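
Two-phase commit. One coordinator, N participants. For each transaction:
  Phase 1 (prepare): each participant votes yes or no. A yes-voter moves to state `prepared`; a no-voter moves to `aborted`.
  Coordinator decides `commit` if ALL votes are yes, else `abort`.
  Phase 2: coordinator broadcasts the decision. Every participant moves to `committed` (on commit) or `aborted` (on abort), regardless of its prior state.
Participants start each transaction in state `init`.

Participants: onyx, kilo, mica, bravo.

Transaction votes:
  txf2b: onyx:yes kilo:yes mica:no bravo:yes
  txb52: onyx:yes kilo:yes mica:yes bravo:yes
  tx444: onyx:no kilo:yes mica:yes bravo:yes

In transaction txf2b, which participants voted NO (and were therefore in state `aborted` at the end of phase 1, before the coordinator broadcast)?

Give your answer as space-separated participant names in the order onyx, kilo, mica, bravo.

Answer: mica

Derivation:
Txn txf2b phase 1: onyx yes -> prepared; kilo yes -> prepared; mica no -> aborted; bravo yes -> prepared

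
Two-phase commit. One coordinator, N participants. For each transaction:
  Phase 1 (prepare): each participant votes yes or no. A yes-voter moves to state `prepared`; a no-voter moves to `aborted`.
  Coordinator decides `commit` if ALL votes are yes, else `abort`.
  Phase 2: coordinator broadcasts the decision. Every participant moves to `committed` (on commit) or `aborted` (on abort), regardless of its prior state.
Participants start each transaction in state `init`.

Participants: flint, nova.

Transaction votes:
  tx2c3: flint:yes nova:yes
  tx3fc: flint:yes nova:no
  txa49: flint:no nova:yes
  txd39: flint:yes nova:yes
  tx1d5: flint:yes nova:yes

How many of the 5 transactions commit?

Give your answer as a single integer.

Answer: 3

Derivation:
tx2c3: all yes -> commit (commits=1)
tx3fc: no from nova -> abort (commits=1)
txa49: no from flint -> abort (commits=1)
txd39: all yes -> commit (commits=2)
tx1d5: all yes -> commit (commits=3)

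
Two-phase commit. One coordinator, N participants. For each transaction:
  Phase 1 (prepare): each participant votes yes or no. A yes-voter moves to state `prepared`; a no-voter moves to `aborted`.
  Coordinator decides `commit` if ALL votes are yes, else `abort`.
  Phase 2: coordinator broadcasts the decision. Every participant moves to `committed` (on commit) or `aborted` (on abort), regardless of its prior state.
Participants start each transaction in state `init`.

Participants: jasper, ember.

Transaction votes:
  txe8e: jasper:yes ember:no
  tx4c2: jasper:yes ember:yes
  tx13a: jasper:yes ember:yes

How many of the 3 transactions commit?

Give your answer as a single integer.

Answer: 2

Derivation:
txe8e: no from ember -> abort (commits=0)
tx4c2: all yes -> commit (commits=1)
tx13a: all yes -> commit (commits=2)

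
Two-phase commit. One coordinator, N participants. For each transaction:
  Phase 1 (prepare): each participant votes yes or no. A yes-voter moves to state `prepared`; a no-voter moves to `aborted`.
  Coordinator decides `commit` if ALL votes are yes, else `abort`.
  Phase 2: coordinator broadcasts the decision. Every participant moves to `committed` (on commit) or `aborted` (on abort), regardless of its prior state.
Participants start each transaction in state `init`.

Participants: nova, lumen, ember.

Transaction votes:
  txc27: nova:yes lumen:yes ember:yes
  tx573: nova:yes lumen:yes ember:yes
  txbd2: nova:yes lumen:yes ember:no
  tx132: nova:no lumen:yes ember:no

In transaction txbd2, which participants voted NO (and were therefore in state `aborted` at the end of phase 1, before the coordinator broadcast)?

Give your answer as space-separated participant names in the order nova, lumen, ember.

Txn txbd2 phase 1: nova yes -> prepared; lumen yes -> prepared; ember no -> aborted

Answer: ember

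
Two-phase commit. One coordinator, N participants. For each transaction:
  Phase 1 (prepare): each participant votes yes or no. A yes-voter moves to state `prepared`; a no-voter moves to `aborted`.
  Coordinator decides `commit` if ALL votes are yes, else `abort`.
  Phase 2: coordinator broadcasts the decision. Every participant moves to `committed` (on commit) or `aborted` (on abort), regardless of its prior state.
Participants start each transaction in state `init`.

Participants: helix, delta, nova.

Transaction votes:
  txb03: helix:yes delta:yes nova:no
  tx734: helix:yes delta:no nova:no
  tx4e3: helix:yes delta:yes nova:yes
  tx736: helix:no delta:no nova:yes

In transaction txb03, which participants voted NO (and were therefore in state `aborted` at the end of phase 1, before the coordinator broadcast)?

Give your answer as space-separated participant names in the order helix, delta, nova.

Answer: nova

Derivation:
Txn txb03 phase 1: helix yes -> prepared; delta yes -> prepared; nova no -> aborted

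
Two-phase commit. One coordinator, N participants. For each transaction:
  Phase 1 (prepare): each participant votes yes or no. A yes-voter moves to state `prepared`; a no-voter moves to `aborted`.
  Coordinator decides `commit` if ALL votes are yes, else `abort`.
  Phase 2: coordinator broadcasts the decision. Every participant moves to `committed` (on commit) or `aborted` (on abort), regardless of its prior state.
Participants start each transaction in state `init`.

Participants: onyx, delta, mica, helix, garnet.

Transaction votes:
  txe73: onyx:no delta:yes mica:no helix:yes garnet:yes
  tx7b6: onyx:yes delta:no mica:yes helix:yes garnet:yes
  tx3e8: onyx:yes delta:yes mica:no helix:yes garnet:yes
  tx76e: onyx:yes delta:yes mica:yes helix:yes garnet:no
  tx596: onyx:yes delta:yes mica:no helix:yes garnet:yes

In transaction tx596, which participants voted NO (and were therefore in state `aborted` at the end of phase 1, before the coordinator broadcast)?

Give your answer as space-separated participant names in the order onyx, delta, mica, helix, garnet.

Answer: mica

Derivation:
Txn tx596 phase 1: onyx yes -> prepared; delta yes -> prepared; mica no -> aborted; helix yes -> prepared; garnet yes -> prepared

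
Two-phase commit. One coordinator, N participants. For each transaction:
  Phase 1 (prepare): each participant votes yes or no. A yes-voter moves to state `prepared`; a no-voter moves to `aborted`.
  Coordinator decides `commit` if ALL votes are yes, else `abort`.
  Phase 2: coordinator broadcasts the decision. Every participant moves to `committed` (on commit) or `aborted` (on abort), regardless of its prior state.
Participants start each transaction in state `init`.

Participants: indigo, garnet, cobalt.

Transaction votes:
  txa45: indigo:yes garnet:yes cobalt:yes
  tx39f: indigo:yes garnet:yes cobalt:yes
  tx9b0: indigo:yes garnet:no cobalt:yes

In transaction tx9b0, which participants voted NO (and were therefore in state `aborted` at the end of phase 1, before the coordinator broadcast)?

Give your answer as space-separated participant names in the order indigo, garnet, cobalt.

Txn tx9b0 phase 1: indigo yes -> prepared; garnet no -> aborted; cobalt yes -> prepared

Answer: garnet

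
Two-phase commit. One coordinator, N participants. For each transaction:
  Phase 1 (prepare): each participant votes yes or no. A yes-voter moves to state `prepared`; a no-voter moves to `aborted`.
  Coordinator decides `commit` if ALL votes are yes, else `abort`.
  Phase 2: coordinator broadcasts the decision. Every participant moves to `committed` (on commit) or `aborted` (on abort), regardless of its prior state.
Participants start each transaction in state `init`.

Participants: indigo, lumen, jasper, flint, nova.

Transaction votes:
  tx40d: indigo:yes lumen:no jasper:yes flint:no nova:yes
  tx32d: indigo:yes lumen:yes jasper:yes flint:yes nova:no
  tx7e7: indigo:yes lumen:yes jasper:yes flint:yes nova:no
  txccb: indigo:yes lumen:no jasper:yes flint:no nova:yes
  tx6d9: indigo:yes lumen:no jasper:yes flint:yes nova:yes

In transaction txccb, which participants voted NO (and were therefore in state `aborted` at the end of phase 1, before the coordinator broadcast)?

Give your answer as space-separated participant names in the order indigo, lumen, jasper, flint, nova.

Txn txccb phase 1: indigo yes -> prepared; lumen no -> aborted; jasper yes -> prepared; flint no -> aborted; nova yes -> prepared

Answer: lumen flint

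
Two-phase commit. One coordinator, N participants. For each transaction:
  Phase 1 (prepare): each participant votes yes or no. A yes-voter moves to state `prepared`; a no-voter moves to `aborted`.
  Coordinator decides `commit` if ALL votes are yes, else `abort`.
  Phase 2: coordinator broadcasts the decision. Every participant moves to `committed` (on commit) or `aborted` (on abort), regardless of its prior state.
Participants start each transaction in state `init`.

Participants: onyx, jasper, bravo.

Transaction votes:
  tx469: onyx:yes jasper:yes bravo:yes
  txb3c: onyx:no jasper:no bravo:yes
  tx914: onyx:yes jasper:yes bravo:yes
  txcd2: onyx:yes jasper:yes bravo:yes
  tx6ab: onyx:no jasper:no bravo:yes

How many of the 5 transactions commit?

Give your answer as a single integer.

tx469: all yes -> commit (commits=1)
txb3c: no from onyx, jasper -> abort (commits=1)
tx914: all yes -> commit (commits=2)
txcd2: all yes -> commit (commits=3)
tx6ab: no from onyx, jasper -> abort (commits=3)

Answer: 3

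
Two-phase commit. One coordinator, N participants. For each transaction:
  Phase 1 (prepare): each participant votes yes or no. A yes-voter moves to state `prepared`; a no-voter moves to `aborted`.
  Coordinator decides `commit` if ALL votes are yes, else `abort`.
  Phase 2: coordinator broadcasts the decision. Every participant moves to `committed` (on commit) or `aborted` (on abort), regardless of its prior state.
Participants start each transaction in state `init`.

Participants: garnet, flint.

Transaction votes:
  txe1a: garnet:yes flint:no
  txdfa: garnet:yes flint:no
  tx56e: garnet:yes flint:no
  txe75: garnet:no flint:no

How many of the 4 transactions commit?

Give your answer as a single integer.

Answer: 0

Derivation:
txe1a: no from flint -> abort (commits=0)
txdfa: no from flint -> abort (commits=0)
tx56e: no from flint -> abort (commits=0)
txe75: no from garnet, flint -> abort (commits=0)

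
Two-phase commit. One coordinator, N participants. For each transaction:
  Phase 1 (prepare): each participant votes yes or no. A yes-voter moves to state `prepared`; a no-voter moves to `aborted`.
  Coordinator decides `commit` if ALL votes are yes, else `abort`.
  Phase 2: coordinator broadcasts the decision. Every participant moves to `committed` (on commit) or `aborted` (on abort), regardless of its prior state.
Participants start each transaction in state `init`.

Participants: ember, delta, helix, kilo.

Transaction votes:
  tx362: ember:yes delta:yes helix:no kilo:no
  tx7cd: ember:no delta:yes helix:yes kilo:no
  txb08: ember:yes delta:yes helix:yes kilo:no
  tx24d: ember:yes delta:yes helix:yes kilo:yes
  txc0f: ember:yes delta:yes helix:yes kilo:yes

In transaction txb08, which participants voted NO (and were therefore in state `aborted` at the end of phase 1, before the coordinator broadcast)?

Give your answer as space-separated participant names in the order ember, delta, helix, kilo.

Txn txb08 phase 1: ember yes -> prepared; delta yes -> prepared; helix yes -> prepared; kilo no -> aborted

Answer: kilo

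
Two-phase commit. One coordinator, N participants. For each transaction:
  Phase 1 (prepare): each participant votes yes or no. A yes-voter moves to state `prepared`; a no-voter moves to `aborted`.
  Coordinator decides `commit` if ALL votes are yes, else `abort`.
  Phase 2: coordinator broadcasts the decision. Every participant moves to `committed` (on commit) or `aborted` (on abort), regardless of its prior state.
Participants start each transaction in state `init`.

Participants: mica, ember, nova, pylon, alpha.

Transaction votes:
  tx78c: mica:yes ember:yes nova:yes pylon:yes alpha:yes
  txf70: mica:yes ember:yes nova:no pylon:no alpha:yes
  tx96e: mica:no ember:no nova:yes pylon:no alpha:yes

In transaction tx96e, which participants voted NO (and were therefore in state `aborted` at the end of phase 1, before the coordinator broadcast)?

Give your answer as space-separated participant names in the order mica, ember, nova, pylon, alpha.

Answer: mica ember pylon

Derivation:
Txn tx96e phase 1: mica no -> aborted; ember no -> aborted; nova yes -> prepared; pylon no -> aborted; alpha yes -> prepared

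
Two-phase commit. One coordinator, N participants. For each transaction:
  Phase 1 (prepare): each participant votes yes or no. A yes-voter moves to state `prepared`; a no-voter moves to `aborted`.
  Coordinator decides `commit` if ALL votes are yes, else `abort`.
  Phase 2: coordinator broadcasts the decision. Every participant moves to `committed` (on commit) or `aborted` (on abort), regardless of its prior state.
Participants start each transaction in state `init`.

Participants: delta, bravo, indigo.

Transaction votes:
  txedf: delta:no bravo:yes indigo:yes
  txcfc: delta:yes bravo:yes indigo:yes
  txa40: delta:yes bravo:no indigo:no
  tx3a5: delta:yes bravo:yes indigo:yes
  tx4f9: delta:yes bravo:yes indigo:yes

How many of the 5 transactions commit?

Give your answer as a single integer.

Answer: 3

Derivation:
txedf: no from delta -> abort (commits=0)
txcfc: all yes -> commit (commits=1)
txa40: no from bravo, indigo -> abort (commits=1)
tx3a5: all yes -> commit (commits=2)
tx4f9: all yes -> commit (commits=3)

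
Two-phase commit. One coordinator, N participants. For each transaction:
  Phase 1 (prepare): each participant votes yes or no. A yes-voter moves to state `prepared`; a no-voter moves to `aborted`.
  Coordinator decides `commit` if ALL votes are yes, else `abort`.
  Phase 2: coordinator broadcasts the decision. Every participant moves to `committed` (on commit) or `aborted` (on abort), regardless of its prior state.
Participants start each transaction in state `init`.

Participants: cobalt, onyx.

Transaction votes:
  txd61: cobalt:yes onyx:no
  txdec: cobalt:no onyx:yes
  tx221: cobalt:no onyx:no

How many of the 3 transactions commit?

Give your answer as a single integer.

Answer: 0

Derivation:
txd61: no from onyx -> abort (commits=0)
txdec: no from cobalt -> abort (commits=0)
tx221: no from cobalt, onyx -> abort (commits=0)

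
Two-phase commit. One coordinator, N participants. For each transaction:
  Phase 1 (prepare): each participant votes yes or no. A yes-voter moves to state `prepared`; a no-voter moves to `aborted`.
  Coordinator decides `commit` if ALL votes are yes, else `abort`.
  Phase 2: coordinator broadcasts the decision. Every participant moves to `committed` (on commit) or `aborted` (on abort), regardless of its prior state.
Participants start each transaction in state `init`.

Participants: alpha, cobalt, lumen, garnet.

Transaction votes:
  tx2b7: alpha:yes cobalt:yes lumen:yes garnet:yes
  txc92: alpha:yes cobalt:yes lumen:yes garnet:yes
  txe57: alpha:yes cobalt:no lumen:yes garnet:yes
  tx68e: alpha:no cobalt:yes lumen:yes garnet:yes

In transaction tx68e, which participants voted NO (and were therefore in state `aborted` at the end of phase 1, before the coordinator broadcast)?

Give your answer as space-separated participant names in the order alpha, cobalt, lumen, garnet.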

## What you will do
Of all the entries above, repeat only the lines from the line that has "tx32d: indigo:yes lumen:yes" to the line that has "tx6d9: indigo:yes lumen:no", both lines included, exactly.

## Expected output
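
  tx32d: indigo:yes lumen:yes jasper:yes flint:yes nova:no
  tx7e7: indigo:yes lumen:yes jasper:yes flint:yes nova:no
  txccb: indigo:yes lumen:no jasper:yes flint:no nova:yes
  tx6d9: indigo:yes lumen:no jasper:yes flint:yes nova:yes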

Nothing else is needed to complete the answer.